INFORMATION SUPPLIED.
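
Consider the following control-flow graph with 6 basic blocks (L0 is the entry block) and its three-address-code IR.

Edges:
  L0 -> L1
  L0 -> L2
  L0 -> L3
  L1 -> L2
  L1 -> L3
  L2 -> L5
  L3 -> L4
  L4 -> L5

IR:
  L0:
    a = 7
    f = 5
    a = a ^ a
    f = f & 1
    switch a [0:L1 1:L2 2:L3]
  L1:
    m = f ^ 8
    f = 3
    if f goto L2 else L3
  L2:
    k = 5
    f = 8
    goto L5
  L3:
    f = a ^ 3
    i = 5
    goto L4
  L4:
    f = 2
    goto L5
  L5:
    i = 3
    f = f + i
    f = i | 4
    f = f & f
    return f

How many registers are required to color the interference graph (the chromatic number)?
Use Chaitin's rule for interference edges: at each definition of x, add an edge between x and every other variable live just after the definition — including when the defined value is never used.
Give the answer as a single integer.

Per-block:
  L0 def {a,f} use ∅
  L1 def {f,m} use {f}
  L2 def {f,k} use ∅
  L3 def {f,i} use {a}
  L4 def {f} use ∅
  L5 def {f,i} use {f}

Backward fixpoint:
  L0: in=∅ out={a,f}
  L1: in={a,f} out={a}
  L2: in=∅ out={f}
  L3: in={a} out=∅
  L4: in=∅ out={f}
  L5: in={f} out=∅

Conflict graph:
  a: {f,m}
  f: {a,i}
  i: {f}
  k: ∅
  m: {a}

Registers:
  clique {a,f} ⇒ need ≥ 2
  assign a→R0 f→R1 i→R0 k→R0 m→R1 — no edge inside a register ⇒ χ ≤ 2
  χ = 2

Answer: 2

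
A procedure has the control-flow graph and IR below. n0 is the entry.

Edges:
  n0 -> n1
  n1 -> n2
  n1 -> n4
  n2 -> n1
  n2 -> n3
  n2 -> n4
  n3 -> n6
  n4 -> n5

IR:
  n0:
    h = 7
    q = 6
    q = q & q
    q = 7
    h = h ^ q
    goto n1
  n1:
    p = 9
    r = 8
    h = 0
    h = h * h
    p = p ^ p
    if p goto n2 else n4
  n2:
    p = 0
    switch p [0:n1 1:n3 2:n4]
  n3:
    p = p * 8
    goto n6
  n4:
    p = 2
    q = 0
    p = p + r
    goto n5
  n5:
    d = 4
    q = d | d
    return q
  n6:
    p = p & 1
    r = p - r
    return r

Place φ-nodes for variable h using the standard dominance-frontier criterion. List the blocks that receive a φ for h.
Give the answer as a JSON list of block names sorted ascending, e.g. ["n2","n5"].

Answer: ["n1"]

Working:
idom tree: n1←n0 n2←n1 n3←n2 n4←n1 n5←n4 n6←n3
Dom∩ at merges:
  n1: preds {n0,n2}: {n0} ∩ {n0,n1,n2} = {n0}; idom=n0
  n4: preds {n1,n2}: {n0,n1} ∩ {n0,n1,n2} = {n0,n1}; idom=n1

DF derivation:
  join n1 pred n0: · stop@n0
  join n1 pred n2: n2→n1 stop@n0
  join n4 pred n1: · stop@n1
  join n4 pred n2: n2 stop@n1
  n0 → ∅
  n1 → {n1}
  n2 → {n1,n4}
  n3 → ∅
  n4 → ∅
  n5 → ∅
  n6 → ∅

φ for h: defs {n0,n1}
  DF⁺ = {n1}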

WORK INSTRUCTIONS.
Wherever the word "control" appears in the entries above, copy that line.

RESULT BELOW.
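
Consider the following control-flow graph with 6 basic blocks (L0 is the entry block) and its three-address-code IR.
A procedure has the control-flow graph and IR below. n0 is the entry.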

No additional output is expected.